→ **Exercise prompt**:
Copy each line of the entries that includes the word "black".

Segment Start: Records to process

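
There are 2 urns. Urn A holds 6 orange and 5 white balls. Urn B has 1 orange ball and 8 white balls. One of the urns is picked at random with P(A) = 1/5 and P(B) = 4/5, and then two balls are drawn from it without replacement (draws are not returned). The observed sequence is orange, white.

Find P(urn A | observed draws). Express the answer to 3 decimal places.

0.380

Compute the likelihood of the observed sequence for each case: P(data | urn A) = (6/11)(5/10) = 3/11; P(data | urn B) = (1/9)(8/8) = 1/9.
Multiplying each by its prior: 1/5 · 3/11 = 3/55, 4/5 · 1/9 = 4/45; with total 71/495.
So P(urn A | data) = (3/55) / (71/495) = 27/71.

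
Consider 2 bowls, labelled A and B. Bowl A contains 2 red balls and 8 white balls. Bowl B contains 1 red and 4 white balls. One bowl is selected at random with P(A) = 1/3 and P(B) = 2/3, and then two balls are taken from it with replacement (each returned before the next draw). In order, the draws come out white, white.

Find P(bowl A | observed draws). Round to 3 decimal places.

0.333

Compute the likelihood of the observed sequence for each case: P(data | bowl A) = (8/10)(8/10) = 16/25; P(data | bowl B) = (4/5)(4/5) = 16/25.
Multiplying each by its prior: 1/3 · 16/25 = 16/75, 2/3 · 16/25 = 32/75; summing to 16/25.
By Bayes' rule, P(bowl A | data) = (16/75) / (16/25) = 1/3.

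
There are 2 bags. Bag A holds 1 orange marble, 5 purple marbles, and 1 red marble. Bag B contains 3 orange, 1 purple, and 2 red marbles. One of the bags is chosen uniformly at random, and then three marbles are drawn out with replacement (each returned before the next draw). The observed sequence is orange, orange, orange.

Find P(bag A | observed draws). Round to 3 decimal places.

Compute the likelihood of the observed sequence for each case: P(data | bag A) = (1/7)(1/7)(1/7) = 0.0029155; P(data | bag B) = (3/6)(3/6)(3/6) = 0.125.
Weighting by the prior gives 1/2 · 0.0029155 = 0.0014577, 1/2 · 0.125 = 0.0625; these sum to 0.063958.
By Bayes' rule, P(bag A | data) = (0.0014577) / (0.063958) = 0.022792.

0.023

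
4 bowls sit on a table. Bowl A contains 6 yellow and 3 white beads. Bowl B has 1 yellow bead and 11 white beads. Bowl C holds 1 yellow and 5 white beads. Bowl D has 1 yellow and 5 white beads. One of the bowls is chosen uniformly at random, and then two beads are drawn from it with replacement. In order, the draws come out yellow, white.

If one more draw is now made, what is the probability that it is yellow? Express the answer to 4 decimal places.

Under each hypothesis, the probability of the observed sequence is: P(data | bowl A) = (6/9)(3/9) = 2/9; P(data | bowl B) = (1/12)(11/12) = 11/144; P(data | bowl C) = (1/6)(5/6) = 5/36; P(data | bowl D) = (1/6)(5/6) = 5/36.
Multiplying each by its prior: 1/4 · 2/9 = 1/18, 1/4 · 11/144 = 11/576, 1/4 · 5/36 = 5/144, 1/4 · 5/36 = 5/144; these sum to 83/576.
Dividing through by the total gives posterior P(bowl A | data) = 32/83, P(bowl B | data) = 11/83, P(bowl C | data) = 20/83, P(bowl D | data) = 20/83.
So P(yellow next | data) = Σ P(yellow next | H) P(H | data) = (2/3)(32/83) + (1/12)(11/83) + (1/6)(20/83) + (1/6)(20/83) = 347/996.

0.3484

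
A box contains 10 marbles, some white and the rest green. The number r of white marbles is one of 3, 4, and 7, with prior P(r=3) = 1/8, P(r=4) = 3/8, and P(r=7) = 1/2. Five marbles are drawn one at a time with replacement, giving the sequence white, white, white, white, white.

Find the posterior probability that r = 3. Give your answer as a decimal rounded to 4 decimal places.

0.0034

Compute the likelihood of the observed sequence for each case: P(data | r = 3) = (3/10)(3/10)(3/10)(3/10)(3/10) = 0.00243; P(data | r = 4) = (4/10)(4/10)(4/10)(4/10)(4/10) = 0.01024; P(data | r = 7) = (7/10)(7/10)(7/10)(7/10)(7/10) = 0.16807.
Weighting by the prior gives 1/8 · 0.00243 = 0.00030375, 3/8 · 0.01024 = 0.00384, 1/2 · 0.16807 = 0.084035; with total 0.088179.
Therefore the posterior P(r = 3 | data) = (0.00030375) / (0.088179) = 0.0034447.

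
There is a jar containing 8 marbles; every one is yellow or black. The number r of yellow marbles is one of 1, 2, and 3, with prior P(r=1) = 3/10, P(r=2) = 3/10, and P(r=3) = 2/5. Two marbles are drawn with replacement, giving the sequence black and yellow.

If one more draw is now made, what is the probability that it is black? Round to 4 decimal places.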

Segment End: Records to process

→ **Output for this exercise**:
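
There is a jar containing 8 marbles; every one is yellow or black. The number r of yellow marbles is one of 1, 2, and 3, with prior P(r=1) = 3/10, P(r=2) = 3/10, and P(r=3) = 2/5. Two marbles are drawn with replacement, giving the sequence black and yellow.
If one more draw is now made, what is the probability that it is black? Round to 4 decimal places.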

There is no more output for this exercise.